##### DATA EXTRACT #####

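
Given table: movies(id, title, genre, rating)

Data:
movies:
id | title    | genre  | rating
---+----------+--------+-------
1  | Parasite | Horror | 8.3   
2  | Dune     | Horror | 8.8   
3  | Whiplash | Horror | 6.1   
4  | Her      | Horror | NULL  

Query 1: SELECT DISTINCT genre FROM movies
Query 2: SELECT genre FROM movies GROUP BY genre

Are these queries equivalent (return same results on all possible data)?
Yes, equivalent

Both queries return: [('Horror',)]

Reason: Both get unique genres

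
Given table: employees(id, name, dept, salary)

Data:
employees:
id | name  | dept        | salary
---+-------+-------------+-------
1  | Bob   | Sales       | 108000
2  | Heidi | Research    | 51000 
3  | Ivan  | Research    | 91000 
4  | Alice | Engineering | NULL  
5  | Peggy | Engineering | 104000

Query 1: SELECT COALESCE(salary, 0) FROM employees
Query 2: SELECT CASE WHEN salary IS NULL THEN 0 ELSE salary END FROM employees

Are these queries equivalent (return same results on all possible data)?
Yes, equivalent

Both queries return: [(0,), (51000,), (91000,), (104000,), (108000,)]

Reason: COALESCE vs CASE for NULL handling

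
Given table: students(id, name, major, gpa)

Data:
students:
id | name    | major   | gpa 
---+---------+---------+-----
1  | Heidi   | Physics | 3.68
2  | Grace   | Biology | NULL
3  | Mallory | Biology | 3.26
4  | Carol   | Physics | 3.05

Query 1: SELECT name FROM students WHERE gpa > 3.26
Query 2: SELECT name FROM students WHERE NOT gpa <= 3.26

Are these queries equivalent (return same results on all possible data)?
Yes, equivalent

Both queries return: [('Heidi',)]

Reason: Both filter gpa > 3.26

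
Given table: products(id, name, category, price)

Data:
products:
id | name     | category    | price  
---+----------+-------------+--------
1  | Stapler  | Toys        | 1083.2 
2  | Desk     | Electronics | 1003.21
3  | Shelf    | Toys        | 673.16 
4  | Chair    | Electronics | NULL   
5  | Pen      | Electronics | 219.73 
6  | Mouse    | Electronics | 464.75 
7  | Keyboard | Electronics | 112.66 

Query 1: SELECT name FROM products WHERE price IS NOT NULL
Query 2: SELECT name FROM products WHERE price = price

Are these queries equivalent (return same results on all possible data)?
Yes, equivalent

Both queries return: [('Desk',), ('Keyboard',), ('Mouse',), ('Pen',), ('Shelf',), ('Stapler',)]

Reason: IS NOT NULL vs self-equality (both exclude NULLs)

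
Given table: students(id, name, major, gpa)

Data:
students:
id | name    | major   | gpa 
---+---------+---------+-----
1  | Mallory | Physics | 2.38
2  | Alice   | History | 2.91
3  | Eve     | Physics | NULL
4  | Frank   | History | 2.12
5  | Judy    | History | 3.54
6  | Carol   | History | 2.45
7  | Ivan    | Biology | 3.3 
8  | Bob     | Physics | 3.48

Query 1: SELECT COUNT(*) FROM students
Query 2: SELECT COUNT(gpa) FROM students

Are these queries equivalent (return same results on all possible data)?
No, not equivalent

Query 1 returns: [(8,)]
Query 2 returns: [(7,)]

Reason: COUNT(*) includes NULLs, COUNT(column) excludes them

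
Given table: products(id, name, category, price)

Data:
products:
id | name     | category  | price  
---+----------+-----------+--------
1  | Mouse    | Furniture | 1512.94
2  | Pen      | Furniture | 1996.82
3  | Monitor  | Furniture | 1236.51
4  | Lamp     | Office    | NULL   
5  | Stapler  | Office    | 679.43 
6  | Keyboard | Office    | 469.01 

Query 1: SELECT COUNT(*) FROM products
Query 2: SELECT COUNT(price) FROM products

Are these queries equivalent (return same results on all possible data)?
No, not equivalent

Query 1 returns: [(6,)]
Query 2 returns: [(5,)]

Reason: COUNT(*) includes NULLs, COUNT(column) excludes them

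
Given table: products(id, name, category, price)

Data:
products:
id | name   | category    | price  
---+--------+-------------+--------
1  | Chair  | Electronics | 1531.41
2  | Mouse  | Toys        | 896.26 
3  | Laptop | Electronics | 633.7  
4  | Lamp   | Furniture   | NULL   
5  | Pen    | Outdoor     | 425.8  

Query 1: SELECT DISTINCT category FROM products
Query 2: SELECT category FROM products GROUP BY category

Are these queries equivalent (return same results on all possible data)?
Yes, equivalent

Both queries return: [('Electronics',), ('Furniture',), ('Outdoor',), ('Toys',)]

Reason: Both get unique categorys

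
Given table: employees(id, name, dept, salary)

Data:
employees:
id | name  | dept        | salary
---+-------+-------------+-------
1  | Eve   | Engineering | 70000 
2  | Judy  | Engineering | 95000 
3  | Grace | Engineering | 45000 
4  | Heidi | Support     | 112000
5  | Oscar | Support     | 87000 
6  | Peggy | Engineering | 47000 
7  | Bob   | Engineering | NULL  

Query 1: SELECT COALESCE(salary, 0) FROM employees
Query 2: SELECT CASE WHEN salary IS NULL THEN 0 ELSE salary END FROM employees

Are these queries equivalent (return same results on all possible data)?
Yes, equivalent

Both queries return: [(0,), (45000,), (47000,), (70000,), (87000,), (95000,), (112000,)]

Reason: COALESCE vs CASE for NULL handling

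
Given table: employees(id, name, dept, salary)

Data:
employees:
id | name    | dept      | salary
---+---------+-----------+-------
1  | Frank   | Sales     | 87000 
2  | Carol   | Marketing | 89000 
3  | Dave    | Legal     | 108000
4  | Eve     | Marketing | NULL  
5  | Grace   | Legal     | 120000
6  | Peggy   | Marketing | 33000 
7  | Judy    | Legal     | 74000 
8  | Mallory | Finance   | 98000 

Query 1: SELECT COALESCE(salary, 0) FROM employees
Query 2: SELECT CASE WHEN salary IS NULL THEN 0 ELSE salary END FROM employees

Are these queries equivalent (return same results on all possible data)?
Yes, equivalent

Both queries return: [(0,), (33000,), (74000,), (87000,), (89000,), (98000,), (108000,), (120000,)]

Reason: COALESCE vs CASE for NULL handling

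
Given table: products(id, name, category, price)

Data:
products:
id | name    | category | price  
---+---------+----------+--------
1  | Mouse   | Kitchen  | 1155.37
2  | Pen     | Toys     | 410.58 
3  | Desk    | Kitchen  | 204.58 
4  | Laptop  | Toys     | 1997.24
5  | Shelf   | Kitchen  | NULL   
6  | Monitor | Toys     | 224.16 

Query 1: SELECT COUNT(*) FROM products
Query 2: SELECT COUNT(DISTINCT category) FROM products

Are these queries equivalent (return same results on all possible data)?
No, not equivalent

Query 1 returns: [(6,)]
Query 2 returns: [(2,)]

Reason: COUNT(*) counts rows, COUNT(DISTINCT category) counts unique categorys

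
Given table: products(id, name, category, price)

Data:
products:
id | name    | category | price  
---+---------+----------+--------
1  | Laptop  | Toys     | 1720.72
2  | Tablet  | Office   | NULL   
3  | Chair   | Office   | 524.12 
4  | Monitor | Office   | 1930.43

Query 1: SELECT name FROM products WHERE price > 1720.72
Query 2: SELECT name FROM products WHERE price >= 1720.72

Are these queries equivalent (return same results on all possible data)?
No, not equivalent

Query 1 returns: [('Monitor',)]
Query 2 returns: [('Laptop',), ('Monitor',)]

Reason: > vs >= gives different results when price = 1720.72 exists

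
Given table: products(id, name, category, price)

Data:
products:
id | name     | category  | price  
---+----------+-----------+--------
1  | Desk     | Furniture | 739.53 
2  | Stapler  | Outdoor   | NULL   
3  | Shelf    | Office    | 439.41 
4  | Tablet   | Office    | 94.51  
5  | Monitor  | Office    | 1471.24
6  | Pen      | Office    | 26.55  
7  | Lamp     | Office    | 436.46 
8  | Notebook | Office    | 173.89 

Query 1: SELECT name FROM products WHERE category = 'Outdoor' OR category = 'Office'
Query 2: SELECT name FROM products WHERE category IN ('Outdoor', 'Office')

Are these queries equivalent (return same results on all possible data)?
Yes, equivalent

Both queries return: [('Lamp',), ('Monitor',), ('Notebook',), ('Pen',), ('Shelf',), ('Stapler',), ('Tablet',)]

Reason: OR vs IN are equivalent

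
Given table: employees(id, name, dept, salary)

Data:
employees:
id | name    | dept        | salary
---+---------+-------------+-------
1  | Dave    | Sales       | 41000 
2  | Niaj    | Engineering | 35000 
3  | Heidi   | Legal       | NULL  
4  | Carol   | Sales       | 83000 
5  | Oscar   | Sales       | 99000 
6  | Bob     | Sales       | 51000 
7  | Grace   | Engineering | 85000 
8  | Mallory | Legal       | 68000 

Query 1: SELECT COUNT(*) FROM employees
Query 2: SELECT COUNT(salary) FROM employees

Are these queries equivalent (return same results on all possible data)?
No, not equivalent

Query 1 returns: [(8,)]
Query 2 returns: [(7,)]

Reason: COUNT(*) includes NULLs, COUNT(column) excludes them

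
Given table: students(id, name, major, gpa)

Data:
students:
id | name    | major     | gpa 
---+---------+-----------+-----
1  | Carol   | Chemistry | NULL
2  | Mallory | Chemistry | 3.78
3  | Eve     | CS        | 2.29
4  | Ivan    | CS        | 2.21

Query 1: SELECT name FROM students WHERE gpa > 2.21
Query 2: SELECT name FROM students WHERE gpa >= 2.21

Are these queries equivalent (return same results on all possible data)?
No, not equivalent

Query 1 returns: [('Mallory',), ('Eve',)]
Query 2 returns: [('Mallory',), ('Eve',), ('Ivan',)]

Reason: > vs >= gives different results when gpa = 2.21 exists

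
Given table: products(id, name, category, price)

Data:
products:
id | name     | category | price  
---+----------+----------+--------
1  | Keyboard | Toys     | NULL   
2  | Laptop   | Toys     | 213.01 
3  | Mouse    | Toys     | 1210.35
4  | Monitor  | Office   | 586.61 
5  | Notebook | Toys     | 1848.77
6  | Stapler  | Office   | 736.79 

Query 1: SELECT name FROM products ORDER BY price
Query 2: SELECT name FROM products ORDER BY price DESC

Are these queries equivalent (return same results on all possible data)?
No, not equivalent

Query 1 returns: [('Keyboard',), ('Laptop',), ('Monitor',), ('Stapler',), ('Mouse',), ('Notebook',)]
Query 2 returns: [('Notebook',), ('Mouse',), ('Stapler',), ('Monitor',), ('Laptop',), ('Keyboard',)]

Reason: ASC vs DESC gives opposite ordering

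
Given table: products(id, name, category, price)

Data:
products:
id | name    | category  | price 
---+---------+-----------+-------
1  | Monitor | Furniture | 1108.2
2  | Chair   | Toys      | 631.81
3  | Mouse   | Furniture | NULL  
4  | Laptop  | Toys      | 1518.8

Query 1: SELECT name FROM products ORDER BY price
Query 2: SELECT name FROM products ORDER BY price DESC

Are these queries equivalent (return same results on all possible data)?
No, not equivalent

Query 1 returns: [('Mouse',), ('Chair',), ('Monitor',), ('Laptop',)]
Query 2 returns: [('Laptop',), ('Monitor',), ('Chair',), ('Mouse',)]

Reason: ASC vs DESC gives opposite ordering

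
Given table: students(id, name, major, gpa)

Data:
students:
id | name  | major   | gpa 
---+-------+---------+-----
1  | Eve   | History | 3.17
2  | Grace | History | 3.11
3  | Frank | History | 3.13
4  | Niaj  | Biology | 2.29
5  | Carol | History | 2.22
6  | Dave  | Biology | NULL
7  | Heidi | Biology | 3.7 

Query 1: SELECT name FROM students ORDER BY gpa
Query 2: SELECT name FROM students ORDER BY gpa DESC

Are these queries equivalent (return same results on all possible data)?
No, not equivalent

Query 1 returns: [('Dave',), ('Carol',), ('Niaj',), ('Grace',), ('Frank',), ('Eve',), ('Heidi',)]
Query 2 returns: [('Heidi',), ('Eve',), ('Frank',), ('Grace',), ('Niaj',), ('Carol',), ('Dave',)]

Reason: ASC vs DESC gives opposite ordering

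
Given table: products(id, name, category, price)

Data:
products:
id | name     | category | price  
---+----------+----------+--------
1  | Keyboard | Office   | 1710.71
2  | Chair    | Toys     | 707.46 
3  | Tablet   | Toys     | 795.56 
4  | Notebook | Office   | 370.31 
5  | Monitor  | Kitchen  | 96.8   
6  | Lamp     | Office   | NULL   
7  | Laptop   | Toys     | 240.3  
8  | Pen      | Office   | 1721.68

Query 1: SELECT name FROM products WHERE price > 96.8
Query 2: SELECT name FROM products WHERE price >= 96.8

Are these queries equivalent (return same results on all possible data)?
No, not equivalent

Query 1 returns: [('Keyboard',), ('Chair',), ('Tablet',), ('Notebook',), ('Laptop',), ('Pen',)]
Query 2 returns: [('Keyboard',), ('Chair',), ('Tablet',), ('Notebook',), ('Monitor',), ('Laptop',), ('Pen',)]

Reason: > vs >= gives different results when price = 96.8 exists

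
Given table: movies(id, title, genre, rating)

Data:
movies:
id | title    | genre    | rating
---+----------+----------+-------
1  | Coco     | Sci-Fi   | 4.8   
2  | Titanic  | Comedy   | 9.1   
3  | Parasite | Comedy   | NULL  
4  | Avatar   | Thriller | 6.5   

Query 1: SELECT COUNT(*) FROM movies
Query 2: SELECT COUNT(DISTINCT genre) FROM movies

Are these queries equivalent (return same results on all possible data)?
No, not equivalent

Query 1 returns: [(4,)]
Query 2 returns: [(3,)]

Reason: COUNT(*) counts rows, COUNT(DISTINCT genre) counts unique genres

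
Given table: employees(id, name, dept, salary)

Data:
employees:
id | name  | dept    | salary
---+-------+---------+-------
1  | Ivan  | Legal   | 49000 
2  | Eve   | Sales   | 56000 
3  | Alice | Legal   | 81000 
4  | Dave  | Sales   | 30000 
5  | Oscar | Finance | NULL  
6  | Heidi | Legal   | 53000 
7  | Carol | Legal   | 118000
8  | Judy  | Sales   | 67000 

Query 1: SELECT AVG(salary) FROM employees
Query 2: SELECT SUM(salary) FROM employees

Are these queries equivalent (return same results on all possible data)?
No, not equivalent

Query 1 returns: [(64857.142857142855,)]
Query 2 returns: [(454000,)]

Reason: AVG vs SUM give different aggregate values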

#####

Would you please return all lines of the data that include the word "Oscar"?

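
5  | Oscar | Support     | 87000 
5  | Oscar   | Sales       | 99000 
5  | Oscar | Finance | NULL  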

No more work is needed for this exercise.